Problem requirements: Make an exact copy of every entry, from the first line to the last.

Dataset entries

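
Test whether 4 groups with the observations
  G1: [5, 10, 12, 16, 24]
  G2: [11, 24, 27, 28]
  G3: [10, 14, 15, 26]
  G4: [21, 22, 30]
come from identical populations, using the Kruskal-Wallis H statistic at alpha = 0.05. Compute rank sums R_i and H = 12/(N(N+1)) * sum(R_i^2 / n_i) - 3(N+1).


Step 1: Combine all N = 16 observations and assign midranks.
sorted (value, group, rank): (5,G1,1), (10,G1,2.5), (10,G3,2.5), (11,G2,4), (12,G1,5), (14,G3,6), (15,G3,7), (16,G1,8), (21,G4,9), (22,G4,10), (24,G1,11.5), (24,G2,11.5), (26,G3,13), (27,G2,14), (28,G2,15), (30,G4,16)
Step 2: Sum ranks within each group.
R_1 = 28 (n_1 = 5)
R_2 = 44.5 (n_2 = 4)
R_3 = 28.5 (n_3 = 4)
R_4 = 35 (n_4 = 3)
Step 3: H = 12/(N(N+1)) * sum(R_i^2/n_i) - 3(N+1)
     = 12/(16*17) * (28^2/5 + 44.5^2/4 + 28.5^2/4 + 35^2/3) - 3*17
     = 0.044118 * 1263.26 - 51
     = 4.731985.
Step 4: Ties present; correction factor C = 1 - 12/(16^3 - 16) = 0.997059. Corrected H = 4.731985 / 0.997059 = 4.745944.
Step 5: Under H0, H ~ chi^2(3); p-value = 0.191374.
Step 6: alpha = 0.05. fail to reject H0.

H = 4.7459, df = 3, p = 0.191374, fail to reject H0.


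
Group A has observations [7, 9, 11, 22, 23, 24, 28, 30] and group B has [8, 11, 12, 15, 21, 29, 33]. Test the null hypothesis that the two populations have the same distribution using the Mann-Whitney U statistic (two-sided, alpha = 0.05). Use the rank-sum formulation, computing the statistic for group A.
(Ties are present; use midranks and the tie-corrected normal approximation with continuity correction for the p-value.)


Step 1: Combine and sort all 15 observations; assign midranks.
sorted (value, group): (7,X), (8,Y), (9,X), (11,X), (11,Y), (12,Y), (15,Y), (21,Y), (22,X), (23,X), (24,X), (28,X), (29,Y), (30,X), (33,Y)
ranks: 7->1, 8->2, 9->3, 11->4.5, 11->4.5, 12->6, 15->7, 21->8, 22->9, 23->10, 24->11, 28->12, 29->13, 30->14, 33->15
Step 2: Rank sum for X: R1 = 1 + 3 + 4.5 + 9 + 10 + 11 + 12 + 14 = 64.5.
Step 3: U_X = R1 - n1(n1+1)/2 = 64.5 - 8*9/2 = 64.5 - 36 = 28.5.
       U_Y = n1*n2 - U_X = 56 - 28.5 = 27.5.
Step 4: Ties are present, so use the tie-corrected normal approximation (with continuity correction) for the p-value.
Step 5: p-value = 1.000000; compare to alpha = 0.05. fail to reject H0.

U_X = 28.5, p = 1.000000, fail to reject H0 at alpha = 0.05.


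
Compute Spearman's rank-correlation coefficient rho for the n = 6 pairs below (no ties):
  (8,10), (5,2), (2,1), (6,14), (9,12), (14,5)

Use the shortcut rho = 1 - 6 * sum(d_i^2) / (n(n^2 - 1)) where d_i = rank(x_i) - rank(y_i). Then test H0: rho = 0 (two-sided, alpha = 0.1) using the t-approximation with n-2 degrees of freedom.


Step 1: Rank x and y separately (midranks; no ties here).
rank(x): 8->4, 5->2, 2->1, 6->3, 9->5, 14->6
rank(y): 10->4, 2->2, 1->1, 14->6, 12->5, 5->3
Step 2: d_i = R_x(i) - R_y(i); compute d_i^2.
  (4-4)^2=0, (2-2)^2=0, (1-1)^2=0, (3-6)^2=9, (5-5)^2=0, (6-3)^2=9
sum(d^2) = 18.
Step 3: rho = 1 - 6*18 / (6*(6^2 - 1)) = 1 - 108/210 = 0.485714.
Step 4: Under H0, t = rho * sqrt((n-2)/(1-rho^2)) = 1.1113 ~ t(4).
Step 5: Two-sided p-value from the t-distribution with 4 df = 0.328723.
Step 6: alpha = 0.1. fail to reject H0.

rho = 0.4857, p = 0.328723, fail to reject H0 at alpha = 0.1.


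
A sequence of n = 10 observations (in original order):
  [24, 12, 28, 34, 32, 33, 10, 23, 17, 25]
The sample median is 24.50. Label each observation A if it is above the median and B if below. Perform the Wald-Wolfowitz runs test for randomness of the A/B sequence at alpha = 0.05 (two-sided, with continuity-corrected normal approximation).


Step 1: Compute median = 24.50; label A = above, B = below.
Labels in order: BBAAAABBBA  (n_A = 5, n_B = 5)
Step 2: Count runs R = 4.
Step 3: Under H0 (random ordering), E[R] = 2*n_A*n_B/(n_A+n_B) + 1 = 2*5*5/10 + 1 = 6.0000.
        Var[R] = 2*n_A*n_B*(2*n_A*n_B - n_A - n_B) / ((n_A+n_B)^2 * (n_A+n_B-1)) = 2000/900 = 2.2222.
        SD[R] = 1.4907.
Step 4: Continuity-corrected z = (R + 0.5 - E[R]) / SD[R] = (4 + 0.5 - 6.0000) / 1.4907 = -1.0062.
Step 5: Two-sided p-value via normal approximation = 2*(1 - Phi(|z|)) = 0.314305.
Step 6: alpha = 0.05. fail to reject H0.

R = 4, z = -1.0062, p = 0.314305, fail to reject H0.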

Result:
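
Test whether 4 groups with the observations
  G1: [5, 10, 12, 16, 24]
  G2: [11, 24, 27, 28]
  G3: [10, 14, 15, 26]
  G4: [21, 22, 30]
come from identical populations, using the Kruskal-Wallis H statistic at alpha = 0.05. Compute rank sums R_i and H = 12/(N(N+1)) * sum(R_i^2 / n_i) - 3(N+1).


Step 1: Combine all N = 16 observations and assign midranks.
sorted (value, group, rank): (5,G1,1), (10,G1,2.5), (10,G3,2.5), (11,G2,4), (12,G1,5), (14,G3,6), (15,G3,7), (16,G1,8), (21,G4,9), (22,G4,10), (24,G1,11.5), (24,G2,11.5), (26,G3,13), (27,G2,14), (28,G2,15), (30,G4,16)
Step 2: Sum ranks within each group.
R_1 = 28 (n_1 = 5)
R_2 = 44.5 (n_2 = 4)
R_3 = 28.5 (n_3 = 4)
R_4 = 35 (n_4 = 3)
Step 3: H = 12/(N(N+1)) * sum(R_i^2/n_i) - 3(N+1)
     = 12/(16*17) * (28^2/5 + 44.5^2/4 + 28.5^2/4 + 35^2/3) - 3*17
     = 0.044118 * 1263.26 - 51
     = 4.731985.
Step 4: Ties present; correction factor C = 1 - 12/(16^3 - 16) = 0.997059. Corrected H = 4.731985 / 0.997059 = 4.745944.
Step 5: Under H0, H ~ chi^2(3); p-value = 0.191374.
Step 6: alpha = 0.05. fail to reject H0.

H = 4.7459, df = 3, p = 0.191374, fail to reject H0.


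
Group A has observations [7, 9, 11, 22, 23, 24, 28, 30] and group B has [8, 11, 12, 15, 21, 29, 33]. Test the null hypothesis that the two populations have the same distribution using the Mann-Whitney U statistic (two-sided, alpha = 0.05). Use the rank-sum formulation, computing the statistic for group A.
(Ties are present; use midranks and the tie-corrected normal approximation with continuity correction for the p-value.)


Step 1: Combine and sort all 15 observations; assign midranks.
sorted (value, group): (7,X), (8,Y), (9,X), (11,X), (11,Y), (12,Y), (15,Y), (21,Y), (22,X), (23,X), (24,X), (28,X), (29,Y), (30,X), (33,Y)
ranks: 7->1, 8->2, 9->3, 11->4.5, 11->4.5, 12->6, 15->7, 21->8, 22->9, 23->10, 24->11, 28->12, 29->13, 30->14, 33->15
Step 2: Rank sum for X: R1 = 1 + 3 + 4.5 + 9 + 10 + 11 + 12 + 14 = 64.5.
Step 3: U_X = R1 - n1(n1+1)/2 = 64.5 - 8*9/2 = 64.5 - 36 = 28.5.
       U_Y = n1*n2 - U_X = 56 - 28.5 = 27.5.
Step 4: Ties are present, so use the tie-corrected normal approximation (with continuity correction) for the p-value.
Step 5: p-value = 1.000000; compare to alpha = 0.05. fail to reject H0.

U_X = 28.5, p = 1.000000, fail to reject H0 at alpha = 0.05.


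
Compute Spearman's rank-correlation coefficient rho for the n = 6 pairs below (no ties):
  (8,10), (5,2), (2,1), (6,14), (9,12), (14,5)

Use the shortcut rho = 1 - 6 * sum(d_i^2) / (n(n^2 - 1)) where d_i = rank(x_i) - rank(y_i). Then test H0: rho = 0 (two-sided, alpha = 0.1) using the t-approximation with n-2 degrees of freedom.


Step 1: Rank x and y separately (midranks; no ties here).
rank(x): 8->4, 5->2, 2->1, 6->3, 9->5, 14->6
rank(y): 10->4, 2->2, 1->1, 14->6, 12->5, 5->3
Step 2: d_i = R_x(i) - R_y(i); compute d_i^2.
  (4-4)^2=0, (2-2)^2=0, (1-1)^2=0, (3-6)^2=9, (5-5)^2=0, (6-3)^2=9
sum(d^2) = 18.
Step 3: rho = 1 - 6*18 / (6*(6^2 - 1)) = 1 - 108/210 = 0.485714.
Step 4: Under H0, t = rho * sqrt((n-2)/(1-rho^2)) = 1.1113 ~ t(4).
Step 5: Two-sided p-value from the t-distribution with 4 df = 0.328723.
Step 6: alpha = 0.1. fail to reject H0.

rho = 0.4857, p = 0.328723, fail to reject H0 at alpha = 0.1.


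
A sequence of n = 10 observations (in original order):
  [24, 12, 28, 34, 32, 33, 10, 23, 17, 25]
The sample median is 24.50. Label each observation A if it is above the median and B if below. Perform the Wald-Wolfowitz runs test for randomness of the A/B sequence at alpha = 0.05 (two-sided, with continuity-corrected normal approximation).


Step 1: Compute median = 24.50; label A = above, B = below.
Labels in order: BBAAAABBBA  (n_A = 5, n_B = 5)
Step 2: Count runs R = 4.
Step 3: Under H0 (random ordering), E[R] = 2*n_A*n_B/(n_A+n_B) + 1 = 2*5*5/10 + 1 = 6.0000.
        Var[R] = 2*n_A*n_B*(2*n_A*n_B - n_A - n_B) / ((n_A+n_B)^2 * (n_A+n_B-1)) = 2000/900 = 2.2222.
        SD[R] = 1.4907.
Step 4: Continuity-corrected z = (R + 0.5 - E[R]) / SD[R] = (4 + 0.5 - 6.0000) / 1.4907 = -1.0062.
Step 5: Two-sided p-value via normal approximation = 2*(1 - Phi(|z|)) = 0.314305.
Step 6: alpha = 0.05. fail to reject H0.

R = 4, z = -1.0062, p = 0.314305, fail to reject H0.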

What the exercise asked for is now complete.